EXERCISE INSTRUCTIONS: This exercise asks for the entries below to be printed exactly.

Extracted data entries

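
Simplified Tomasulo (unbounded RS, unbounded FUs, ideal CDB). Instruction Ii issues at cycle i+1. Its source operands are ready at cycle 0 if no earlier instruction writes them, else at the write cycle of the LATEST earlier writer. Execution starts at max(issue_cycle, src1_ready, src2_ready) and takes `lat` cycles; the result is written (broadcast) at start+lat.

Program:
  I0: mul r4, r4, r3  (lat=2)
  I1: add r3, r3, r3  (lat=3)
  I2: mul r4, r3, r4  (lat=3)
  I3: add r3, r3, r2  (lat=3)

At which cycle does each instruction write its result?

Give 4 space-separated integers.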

SOLUTION FOR THIS PROBLEM:
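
Simplified Tomasulo (unbounded RS, unbounded FUs, ideal CDB). Instruction Ii issues at cycle i+1. Its source operands are ready at cycle 0 if no earlier instruction writes them, else at the write cycle of the LATEST earlier writer. Execution starts at max(issue_cycle, src1_ready, src2_ready) and takes `lat` cycles; the result is written (broadcast) at start+lat.

Program:
  I0: mul r4, r4, r3  (lat=2)
  I1: add r3, r3, r3  (lat=3)
  I2: mul r4, r3, r4  (lat=3)
  I3: add r3, r3, r2  (lat=3)

At which cycle does each instruction write its result?

Give 4 space-separated integers.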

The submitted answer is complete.